A faithful, word-for-word transcription of all the data is what is needed.

[Collected data]
* * *
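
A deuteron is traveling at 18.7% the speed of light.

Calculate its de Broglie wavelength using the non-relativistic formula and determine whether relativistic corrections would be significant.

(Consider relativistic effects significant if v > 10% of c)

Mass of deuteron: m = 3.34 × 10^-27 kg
Yes, relativistic corrections are needed.

Using the non-relativistic de Broglie formula λ = h/(mv):

v = 18.7% × c = 5.606 × 10^7 m/s

λ = h/(mv)
λ = (6.626 × 10^-34 J·s) / (3.34 × 10^-27 kg × 5.606 × 10^7 m/s)
λ = 3.54 × 10^-15 m

Since v = 18.7% of c > 10% of c, relativistic corrections ARE significant and the actual wavelength would differ from this non-relativistic estimate.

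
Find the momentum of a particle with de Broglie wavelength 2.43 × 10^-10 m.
2.73 × 10^-24 kg·m/s

From the de Broglie relation λ = h/p, we solve for p:

p = h/λ
p = (6.626 × 10^-34 J·s) / (2.43 × 10^-10 m)
p = 2.73 × 10^-24 kg·m/s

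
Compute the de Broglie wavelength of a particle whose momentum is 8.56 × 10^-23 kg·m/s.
7.74 × 10^-12 m

Using the de Broglie relation λ = h/p:

λ = h/p
λ = (6.626 × 10^-34 J·s) / (8.56 × 10^-23 kg·m/s)
λ = 7.74 × 10^-12 m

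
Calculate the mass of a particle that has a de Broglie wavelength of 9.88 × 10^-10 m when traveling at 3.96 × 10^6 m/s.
1.69 × 10^-31 kg

From the de Broglie relation λ = h/(mv), we solve for m:

m = h/(λv)
m = (6.626 × 10^-34 J·s) / (9.88 × 10^-10 m × 3.96 × 10^6 m/s)
m = 1.69 × 10^-31 kg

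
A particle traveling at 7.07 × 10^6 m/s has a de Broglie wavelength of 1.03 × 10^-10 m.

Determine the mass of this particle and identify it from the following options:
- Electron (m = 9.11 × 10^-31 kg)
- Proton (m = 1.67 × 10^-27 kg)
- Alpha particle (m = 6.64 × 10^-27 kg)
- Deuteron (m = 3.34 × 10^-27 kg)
The particle is an electron.

From λ = h/(mv), solve for mass:

m = h/(λv)
m = (6.626 × 10^-34 J·s) / (1.03 × 10^-10 m × 7.07 × 10^6 m/s)
m = 9.10 × 10^-31 kg

Comparing with the listed masses, this is closest to an electron.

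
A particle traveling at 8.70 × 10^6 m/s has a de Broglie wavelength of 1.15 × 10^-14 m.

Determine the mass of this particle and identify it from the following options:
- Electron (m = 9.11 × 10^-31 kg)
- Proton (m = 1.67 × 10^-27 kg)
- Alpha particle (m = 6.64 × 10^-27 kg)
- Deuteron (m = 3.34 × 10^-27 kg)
The particle is an alpha particle.

From λ = h/(mv), solve for mass:

m = h/(λv)
m = (6.626 × 10^-34 J·s) / (1.15 × 10^-14 m × 8.70 × 10^6 m/s)
m = 6.62 × 10^-27 kg

Comparing with the listed masses, this is closest to an alpha particle.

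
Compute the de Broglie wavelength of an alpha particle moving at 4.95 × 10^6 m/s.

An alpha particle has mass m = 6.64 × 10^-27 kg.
2.02 × 10^-14 m

Using the de Broglie relation λ = h/(mv):

λ = h/(mv)
λ = (6.626 × 10^-34 J·s) / (6.64 × 10^-27 kg × 4.95 × 10^6 m/s)
λ = 2.02 × 10^-14 m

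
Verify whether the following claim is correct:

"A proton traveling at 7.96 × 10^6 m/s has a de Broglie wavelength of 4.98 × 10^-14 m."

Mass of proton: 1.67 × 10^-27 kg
True

The claim is correct.

Using λ = h/(mv):
λ = (6.626 × 10^-34 J·s) / (1.67 × 10^-27 kg × 7.96 × 10^6 m/s)
λ = 4.98 × 10^-14 m

This matches the claimed value.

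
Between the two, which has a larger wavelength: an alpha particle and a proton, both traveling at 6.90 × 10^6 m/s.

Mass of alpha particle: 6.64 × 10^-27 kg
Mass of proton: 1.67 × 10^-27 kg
The proton has the longer wavelength.

Using λ = h/(mv), since both particles have the same velocity, the wavelength depends only on mass.

For alpha particle: λ₁ = h/(m₁v) = 1.45 × 10^-14 m
For proton: λ₂ = h/(m₂v) = 5.75 × 10^-14 m

Since λ ∝ 1/m at constant velocity, the lighter particle has the longer wavelength.

The proton has the longer de Broglie wavelength.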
* * *
_SOLVED EXERCISE_
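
A deuteron is traveling at 18.7% the speed of light.

Calculate its de Broglie wavelength using the non-relativistic formula and determine whether relativistic corrections would be significant.

(Consider relativistic effects significant if v > 10% of c)

Mass of deuteron: m = 3.34 × 10^-27 kg
Yes, relativistic corrections are needed.

Using the non-relativistic de Broglie formula λ = h/(mv):

v = 18.7% × c = 5.606 × 10^7 m/s

λ = h/(mv)
λ = (6.626 × 10^-34 J·s) / (3.34 × 10^-27 kg × 5.606 × 10^7 m/s)
λ = 3.54 × 10^-15 m

Since v = 18.7% of c > 10% of c, relativistic corrections ARE significant and the actual wavelength would differ from this non-relativistic estimate.

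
Find the momentum of a particle with de Broglie wavelength 2.43 × 10^-10 m.
2.73 × 10^-24 kg·m/s

From the de Broglie relation λ = h/p, we solve for p:

p = h/λ
p = (6.626 × 10^-34 J·s) / (2.43 × 10^-10 m)
p = 2.73 × 10^-24 kg·m/s

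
Compute the de Broglie wavelength of a particle whose momentum is 8.56 × 10^-23 kg·m/s.
7.74 × 10^-12 m

Using the de Broglie relation λ = h/p:

λ = h/p
λ = (6.626 × 10^-34 J·s) / (8.56 × 10^-23 kg·m/s)
λ = 7.74 × 10^-12 m

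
Calculate the mass of a particle that has a de Broglie wavelength of 9.88 × 10^-10 m when traveling at 3.96 × 10^6 m/s.
1.69 × 10^-31 kg

From the de Broglie relation λ = h/(mv), we solve for m:

m = h/(λv)
m = (6.626 × 10^-34 J·s) / (9.88 × 10^-10 m × 3.96 × 10^6 m/s)
m = 1.69 × 10^-31 kg

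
A particle traveling at 7.07 × 10^6 m/s has a de Broglie wavelength of 1.03 × 10^-10 m.

Determine the mass of this particle and identify it from the following options:
- Electron (m = 9.11 × 10^-31 kg)
- Proton (m = 1.67 × 10^-27 kg)
- Alpha particle (m = 6.64 × 10^-27 kg)
- Deuteron (m = 3.34 × 10^-27 kg)
The particle is an electron.

From λ = h/(mv), solve for mass:

m = h/(λv)
m = (6.626 × 10^-34 J·s) / (1.03 × 10^-10 m × 7.07 × 10^6 m/s)
m = 9.10 × 10^-31 kg

Comparing with the listed masses, this is closest to an electron.

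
A particle traveling at 8.70 × 10^6 m/s has a de Broglie wavelength of 1.15 × 10^-14 m.

Determine the mass of this particle and identify it from the following options:
- Electron (m = 9.11 × 10^-31 kg)
- Proton (m = 1.67 × 10^-27 kg)
- Alpha particle (m = 6.64 × 10^-27 kg)
- Deuteron (m = 3.34 × 10^-27 kg)
The particle is an alpha particle.

From λ = h/(mv), solve for mass:

m = h/(λv)
m = (6.626 × 10^-34 J·s) / (1.15 × 10^-14 m × 8.70 × 10^6 m/s)
m = 6.62 × 10^-27 kg

Comparing with the listed masses, this is closest to an alpha particle.

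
Compute the de Broglie wavelength of an alpha particle moving at 4.95 × 10^6 m/s.

An alpha particle has mass m = 6.64 × 10^-27 kg.
2.02 × 10^-14 m

Using the de Broglie relation λ = h/(mv):

λ = h/(mv)
λ = (6.626 × 10^-34 J·s) / (6.64 × 10^-27 kg × 4.95 × 10^6 m/s)
λ = 2.02 × 10^-14 m

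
Verify whether the following claim is correct:

"A proton traveling at 7.96 × 10^6 m/s has a de Broglie wavelength of 4.98 × 10^-14 m."

Mass of proton: 1.67 × 10^-27 kg
True

The claim is correct.

Using λ = h/(mv):
λ = (6.626 × 10^-34 J·s) / (1.67 × 10^-27 kg × 7.96 × 10^6 m/s)
λ = 4.98 × 10^-14 m

This matches the claimed value.

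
Between the two, which has a larger wavelength: an alpha particle and a proton, both traveling at 6.90 × 10^6 m/s.

Mass of alpha particle: 6.64 × 10^-27 kg
Mass of proton: 1.67 × 10^-27 kg
The proton has the longer wavelength.

Using λ = h/(mv), since both particles have the same velocity, the wavelength depends only on mass.

For alpha particle: λ₁ = h/(m₁v) = 1.45 × 10^-14 m
For proton: λ₂ = h/(m₂v) = 5.75 × 10^-14 m

Since λ ∝ 1/m at constant velocity, the lighter particle has the longer wavelength.

The proton has the longer de Broglie wavelength.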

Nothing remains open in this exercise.